Problem description>
After locating the line with "movable piston: helium" in the records below, print it and every line after it exactly.

Record set>
Start of Block
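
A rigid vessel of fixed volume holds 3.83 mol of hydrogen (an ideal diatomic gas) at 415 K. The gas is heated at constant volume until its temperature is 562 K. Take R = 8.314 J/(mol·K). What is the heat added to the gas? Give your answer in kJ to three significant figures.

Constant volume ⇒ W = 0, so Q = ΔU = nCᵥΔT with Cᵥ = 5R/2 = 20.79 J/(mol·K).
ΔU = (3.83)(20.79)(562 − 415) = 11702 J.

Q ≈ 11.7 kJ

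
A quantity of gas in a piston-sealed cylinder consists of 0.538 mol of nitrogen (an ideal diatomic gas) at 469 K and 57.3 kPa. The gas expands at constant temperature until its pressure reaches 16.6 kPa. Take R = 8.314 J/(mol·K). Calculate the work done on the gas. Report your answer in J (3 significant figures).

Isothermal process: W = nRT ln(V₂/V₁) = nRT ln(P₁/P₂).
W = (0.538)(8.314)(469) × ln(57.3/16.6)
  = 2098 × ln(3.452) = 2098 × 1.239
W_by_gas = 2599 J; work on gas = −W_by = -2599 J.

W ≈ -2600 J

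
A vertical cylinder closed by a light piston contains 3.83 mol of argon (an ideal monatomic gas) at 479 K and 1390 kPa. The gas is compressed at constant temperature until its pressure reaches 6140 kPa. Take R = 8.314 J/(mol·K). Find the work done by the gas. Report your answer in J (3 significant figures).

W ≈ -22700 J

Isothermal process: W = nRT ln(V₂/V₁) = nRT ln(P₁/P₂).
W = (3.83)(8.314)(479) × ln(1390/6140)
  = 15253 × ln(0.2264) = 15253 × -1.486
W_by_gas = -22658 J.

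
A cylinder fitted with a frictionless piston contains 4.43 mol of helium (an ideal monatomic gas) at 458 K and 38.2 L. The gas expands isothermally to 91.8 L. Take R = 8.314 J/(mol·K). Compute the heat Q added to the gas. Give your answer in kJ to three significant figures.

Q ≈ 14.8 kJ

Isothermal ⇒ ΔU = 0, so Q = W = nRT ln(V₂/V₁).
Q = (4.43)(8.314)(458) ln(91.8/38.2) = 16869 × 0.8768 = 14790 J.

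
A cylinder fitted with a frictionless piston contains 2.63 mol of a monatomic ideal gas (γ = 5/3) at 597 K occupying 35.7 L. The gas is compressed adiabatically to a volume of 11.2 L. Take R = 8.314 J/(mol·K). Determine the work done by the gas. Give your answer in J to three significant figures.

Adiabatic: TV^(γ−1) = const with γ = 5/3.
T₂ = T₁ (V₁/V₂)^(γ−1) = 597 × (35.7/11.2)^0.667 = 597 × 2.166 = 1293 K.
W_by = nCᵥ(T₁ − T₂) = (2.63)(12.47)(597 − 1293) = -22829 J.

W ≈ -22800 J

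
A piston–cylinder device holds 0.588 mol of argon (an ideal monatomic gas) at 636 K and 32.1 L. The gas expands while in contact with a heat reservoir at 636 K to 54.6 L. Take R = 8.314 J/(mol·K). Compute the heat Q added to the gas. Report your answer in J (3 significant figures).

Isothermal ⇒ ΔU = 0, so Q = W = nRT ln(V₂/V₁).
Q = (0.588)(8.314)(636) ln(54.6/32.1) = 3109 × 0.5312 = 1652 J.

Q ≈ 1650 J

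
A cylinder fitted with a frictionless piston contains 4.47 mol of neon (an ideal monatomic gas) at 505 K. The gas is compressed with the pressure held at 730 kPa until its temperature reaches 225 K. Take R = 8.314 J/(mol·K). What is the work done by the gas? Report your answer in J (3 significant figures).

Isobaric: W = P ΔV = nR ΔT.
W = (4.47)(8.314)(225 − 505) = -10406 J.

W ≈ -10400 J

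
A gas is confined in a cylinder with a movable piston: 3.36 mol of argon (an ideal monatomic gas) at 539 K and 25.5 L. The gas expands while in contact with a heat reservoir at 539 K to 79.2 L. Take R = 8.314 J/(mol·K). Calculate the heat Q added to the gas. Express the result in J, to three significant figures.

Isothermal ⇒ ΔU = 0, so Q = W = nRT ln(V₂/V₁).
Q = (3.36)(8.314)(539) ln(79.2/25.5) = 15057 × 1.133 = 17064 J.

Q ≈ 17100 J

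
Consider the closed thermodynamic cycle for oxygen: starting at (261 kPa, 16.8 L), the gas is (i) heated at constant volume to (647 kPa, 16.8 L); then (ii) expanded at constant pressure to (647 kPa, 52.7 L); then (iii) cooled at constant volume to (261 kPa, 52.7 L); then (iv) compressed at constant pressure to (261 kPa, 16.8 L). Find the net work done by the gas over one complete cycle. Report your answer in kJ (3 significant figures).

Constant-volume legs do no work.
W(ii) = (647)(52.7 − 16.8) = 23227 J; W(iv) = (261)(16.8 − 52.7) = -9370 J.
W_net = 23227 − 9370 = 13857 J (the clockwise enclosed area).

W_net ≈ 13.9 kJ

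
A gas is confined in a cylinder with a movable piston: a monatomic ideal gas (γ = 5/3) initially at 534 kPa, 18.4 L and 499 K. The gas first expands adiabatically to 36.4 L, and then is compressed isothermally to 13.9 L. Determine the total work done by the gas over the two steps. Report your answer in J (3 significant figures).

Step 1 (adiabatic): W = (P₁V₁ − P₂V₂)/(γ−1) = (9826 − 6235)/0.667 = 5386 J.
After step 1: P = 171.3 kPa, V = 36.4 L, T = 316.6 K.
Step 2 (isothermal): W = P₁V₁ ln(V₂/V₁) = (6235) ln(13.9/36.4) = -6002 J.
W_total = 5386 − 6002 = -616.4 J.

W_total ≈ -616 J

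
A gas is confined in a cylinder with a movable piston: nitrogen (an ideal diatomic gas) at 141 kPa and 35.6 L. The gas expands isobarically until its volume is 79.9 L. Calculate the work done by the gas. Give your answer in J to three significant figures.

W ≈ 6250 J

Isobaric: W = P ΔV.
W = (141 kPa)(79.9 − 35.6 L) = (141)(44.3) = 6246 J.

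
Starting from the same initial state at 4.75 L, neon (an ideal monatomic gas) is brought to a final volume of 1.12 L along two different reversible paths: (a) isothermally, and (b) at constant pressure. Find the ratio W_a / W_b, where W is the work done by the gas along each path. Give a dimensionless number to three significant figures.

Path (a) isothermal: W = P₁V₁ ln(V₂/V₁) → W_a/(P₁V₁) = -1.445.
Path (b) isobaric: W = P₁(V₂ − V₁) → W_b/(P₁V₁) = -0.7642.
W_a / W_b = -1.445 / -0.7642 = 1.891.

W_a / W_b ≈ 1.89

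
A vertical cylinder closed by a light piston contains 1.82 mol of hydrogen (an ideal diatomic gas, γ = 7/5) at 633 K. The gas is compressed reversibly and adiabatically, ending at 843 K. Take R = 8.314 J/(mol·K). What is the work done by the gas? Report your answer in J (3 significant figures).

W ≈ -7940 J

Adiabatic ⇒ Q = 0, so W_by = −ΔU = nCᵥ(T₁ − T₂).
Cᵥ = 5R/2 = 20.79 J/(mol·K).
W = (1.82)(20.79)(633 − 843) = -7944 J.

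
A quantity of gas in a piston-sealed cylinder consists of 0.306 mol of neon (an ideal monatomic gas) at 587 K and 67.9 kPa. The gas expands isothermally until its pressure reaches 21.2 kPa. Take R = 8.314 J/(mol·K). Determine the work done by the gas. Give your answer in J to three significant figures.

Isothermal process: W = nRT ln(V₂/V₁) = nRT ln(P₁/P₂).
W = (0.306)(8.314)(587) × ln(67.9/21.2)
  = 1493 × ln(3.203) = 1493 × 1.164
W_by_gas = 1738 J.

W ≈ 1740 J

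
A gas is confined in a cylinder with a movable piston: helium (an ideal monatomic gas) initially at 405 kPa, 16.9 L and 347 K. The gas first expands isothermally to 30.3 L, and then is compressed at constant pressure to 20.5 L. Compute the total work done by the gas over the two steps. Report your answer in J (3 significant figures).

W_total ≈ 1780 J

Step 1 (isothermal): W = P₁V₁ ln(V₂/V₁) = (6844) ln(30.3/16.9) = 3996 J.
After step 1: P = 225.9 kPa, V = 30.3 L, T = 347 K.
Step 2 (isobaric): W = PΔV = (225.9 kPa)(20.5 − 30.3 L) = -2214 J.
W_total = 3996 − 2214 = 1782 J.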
End of Block
Reply to the task>
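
A gas is confined in a cylinder with a movable piston: helium (an ideal monatomic gas) initially at 405 kPa, 16.9 L and 347 K. The gas first expands isothermally to 30.3 L, and then is compressed at constant pressure to 20.5 L. Compute the total work done by the gas over the two steps. Report your answer in J (3 significant figures).

W_total ≈ 1780 J

Step 1 (isothermal): W = P₁V₁ ln(V₂/V₁) = (6844) ln(30.3/16.9) = 3996 J.
After step 1: P = 225.9 kPa, V = 30.3 L, T = 347 K.
Step 2 (isobaric): W = PΔV = (225.9 kPa)(20.5 − 30.3 L) = -2214 J.
W_total = 3996 − 2214 = 1782 J.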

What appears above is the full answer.